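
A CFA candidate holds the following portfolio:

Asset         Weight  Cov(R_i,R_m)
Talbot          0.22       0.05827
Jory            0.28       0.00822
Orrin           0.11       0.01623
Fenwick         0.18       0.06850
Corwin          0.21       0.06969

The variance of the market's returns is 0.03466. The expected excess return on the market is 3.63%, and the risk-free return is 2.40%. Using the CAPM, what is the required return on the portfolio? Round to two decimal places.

β_Talbot = 0.05827 / 0.03466 = 1.6812
β_Jory = 0.00822 / 0.03466 = 0.2372
β_Orrin = 0.01623 / 0.03466 = 0.4683
β_Fenwick = 0.06850 / 0.03466 = 1.9763
β_Corwin = 0.06969 / 0.03466 = 2.0107
β_P = Σ w_i β_i = 0.22×1.6812 + 0.28×0.2372 + 0.11×0.4683 + 0.18×1.9763 + 0.21×2.0107 = 1.2658
E(R_P) = R_f + β_P × MRP = 2.40% + 1.2658 × 3.63% = 6.99%

6.99%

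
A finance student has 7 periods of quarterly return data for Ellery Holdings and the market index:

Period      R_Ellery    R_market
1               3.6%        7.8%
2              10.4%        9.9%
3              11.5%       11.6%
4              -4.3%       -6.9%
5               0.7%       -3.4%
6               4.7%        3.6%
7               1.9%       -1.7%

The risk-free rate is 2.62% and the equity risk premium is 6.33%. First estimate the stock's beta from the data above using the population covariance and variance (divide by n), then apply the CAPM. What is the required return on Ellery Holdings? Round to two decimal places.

7.18%

Mean R_i = (3.6 + 10.4 + 11.5 − 4.3 + 0.7 + 4.7 + 1.9) / 7 = 4.0714%
Mean R_m = (7.8 + 9.9 + 11.6 − 6.9 − 3.4 + 3.6 − 1.7) / 7 = 2.9857%
Σ(R_i − R̄_i)(R_m − R̄_m) = 220.3271  ⇒  Cov = 220.3271 / 7 = 31.4753
Σ(R_m − R̄_m)² = 306.0286  ⇒  Var(R_m) = 306.0286 / 7 = 43.7184
β = Cov / Var(R_m) = 31.4753 / 43.7184 = 0.7200
E(R) = R_f + β × MRP = 2.62% + 0.7200 × 6.33% = 7.18%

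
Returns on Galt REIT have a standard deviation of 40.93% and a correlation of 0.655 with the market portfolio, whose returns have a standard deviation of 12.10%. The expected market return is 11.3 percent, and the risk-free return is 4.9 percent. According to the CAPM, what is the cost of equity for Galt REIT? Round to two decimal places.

β = ρ × σ_i / σ_m = 0.655 × 40.93% / 12.10% = 2.2156
MRP = 11.3% − 4.9% = 6.40%
E(R) = 4.9% + 2.2156 × 6.4% = 19.08%

19.08%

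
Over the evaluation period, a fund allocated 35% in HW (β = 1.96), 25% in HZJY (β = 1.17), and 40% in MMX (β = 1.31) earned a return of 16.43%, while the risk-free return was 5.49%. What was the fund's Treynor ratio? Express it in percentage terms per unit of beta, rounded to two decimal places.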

=====

PROBLEM DETAILS: Transcribe each line of the listing above precisely as it appears.

TASK RESPONSE:
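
A CFA candidate holds the following portfolio:

Asset         Weight  Cov(R_i,R_m)
Talbot          0.22       0.05827
Jory            0.28       0.00822
Orrin           0.11       0.01623
Fenwick         0.18       0.06850
Corwin          0.21       0.06969

The variance of the market's returns is 0.03466. The expected excess return on the market is 3.63%, and the risk-free return is 2.40%. Using the CAPM, what is the required return on the portfolio? Round to two decimal places.

β_Talbot = 0.05827 / 0.03466 = 1.6812
β_Jory = 0.00822 / 0.03466 = 0.2372
β_Orrin = 0.01623 / 0.03466 = 0.4683
β_Fenwick = 0.06850 / 0.03466 = 1.9763
β_Corwin = 0.06969 / 0.03466 = 2.0107
β_P = Σ w_i β_i = 0.22×1.6812 + 0.28×0.2372 + 0.11×0.4683 + 0.18×1.9763 + 0.21×2.0107 = 1.2658
E(R_P) = R_f + β_P × MRP = 2.40% + 1.2658 × 3.63% = 6.99%

6.99%

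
A finance student has 7 periods of quarterly return data for Ellery Holdings and the market index:

Period      R_Ellery    R_market
1               3.6%        7.8%
2              10.4%        9.9%
3              11.5%       11.6%
4              -4.3%       -6.9%
5               0.7%       -3.4%
6               4.7%        3.6%
7               1.9%       -1.7%

The risk-free rate is 2.62% and the equity risk premium is 6.33%. First estimate the stock's beta from the data above using the population covariance and variance (divide by n), then apply the CAPM. What is the required return on Ellery Holdings? Round to two decimal places.

7.18%

Mean R_i = (3.6 + 10.4 + 11.5 − 4.3 + 0.7 + 4.7 + 1.9) / 7 = 4.0714%
Mean R_m = (7.8 + 9.9 + 11.6 − 6.9 − 3.4 + 3.6 − 1.7) / 7 = 2.9857%
Σ(R_i − R̄_i)(R_m − R̄_m) = 220.3271  ⇒  Cov = 220.3271 / 7 = 31.4753
Σ(R_m − R̄_m)² = 306.0286  ⇒  Var(R_m) = 306.0286 / 7 = 43.7184
β = Cov / Var(R_m) = 31.4753 / 43.7184 = 0.7200
E(R) = R_f + β × MRP = 2.62% + 0.7200 × 6.33% = 7.18%

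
Returns on Galt REIT have a standard deviation of 40.93% and a correlation of 0.655 with the market portfolio, whose returns have a standard deviation of 12.10%. The expected market return is 11.3 percent, and the risk-free return is 4.9 percent. According to the CAPM, what is the cost of equity for Galt REIT? Round to two decimal places.

β = ρ × σ_i / σ_m = 0.655 × 40.93% / 12.10% = 2.2156
MRP = 11.3% − 4.9% = 6.40%
E(R) = 4.9% + 2.2156 × 6.4% = 19.08%

19.08%

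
Over the evaluation period, a fund allocated 35% in HW (β = 1.96), 25% in HZJY (β = 1.17), and 40% in MMX (β = 1.31) earned a return of 16.43%, while the risk-free return was 5.49%. What was the fund's Treynor ratio? Express it in percentage terms per unit of beta, rounded to two decimal places.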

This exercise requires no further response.